Copy out each line of the data that contains "Withhold".

+++ Records for the exercise

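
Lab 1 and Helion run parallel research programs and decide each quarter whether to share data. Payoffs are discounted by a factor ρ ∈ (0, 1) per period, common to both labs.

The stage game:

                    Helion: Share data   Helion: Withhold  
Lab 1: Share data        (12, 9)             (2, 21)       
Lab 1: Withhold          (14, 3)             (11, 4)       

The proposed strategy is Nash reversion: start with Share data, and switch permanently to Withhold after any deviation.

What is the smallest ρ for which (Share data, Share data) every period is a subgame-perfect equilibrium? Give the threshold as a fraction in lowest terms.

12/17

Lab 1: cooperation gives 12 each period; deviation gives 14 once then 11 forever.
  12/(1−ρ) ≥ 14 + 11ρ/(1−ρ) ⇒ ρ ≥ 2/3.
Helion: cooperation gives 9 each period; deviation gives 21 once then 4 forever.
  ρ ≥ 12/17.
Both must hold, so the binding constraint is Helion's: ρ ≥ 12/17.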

++++++
+++ Records for the exercise

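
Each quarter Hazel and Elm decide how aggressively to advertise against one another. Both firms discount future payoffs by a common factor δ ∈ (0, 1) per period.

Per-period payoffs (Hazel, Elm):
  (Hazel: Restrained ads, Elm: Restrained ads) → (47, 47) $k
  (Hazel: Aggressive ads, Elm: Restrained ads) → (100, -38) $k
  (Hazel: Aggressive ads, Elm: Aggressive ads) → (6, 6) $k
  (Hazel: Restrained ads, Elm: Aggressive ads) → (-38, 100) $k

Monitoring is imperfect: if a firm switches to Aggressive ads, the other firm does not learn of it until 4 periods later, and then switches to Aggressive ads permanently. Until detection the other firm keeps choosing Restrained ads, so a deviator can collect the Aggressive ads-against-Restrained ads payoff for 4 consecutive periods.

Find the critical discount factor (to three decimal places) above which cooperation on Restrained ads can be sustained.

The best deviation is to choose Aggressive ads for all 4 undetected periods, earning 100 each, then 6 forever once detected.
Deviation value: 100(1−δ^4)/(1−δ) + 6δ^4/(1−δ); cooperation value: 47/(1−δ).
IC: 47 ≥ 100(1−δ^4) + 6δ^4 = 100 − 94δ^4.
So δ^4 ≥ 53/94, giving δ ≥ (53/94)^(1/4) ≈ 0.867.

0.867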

++++++

Your response
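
                    Helion: Share data   Helion: Withhold  
Lab 1: Withhold          (14, 3)             (11, 4)       
The proposed strategy is Nash reversion: start with Share data, and switch permanently to Withhold after any deviation.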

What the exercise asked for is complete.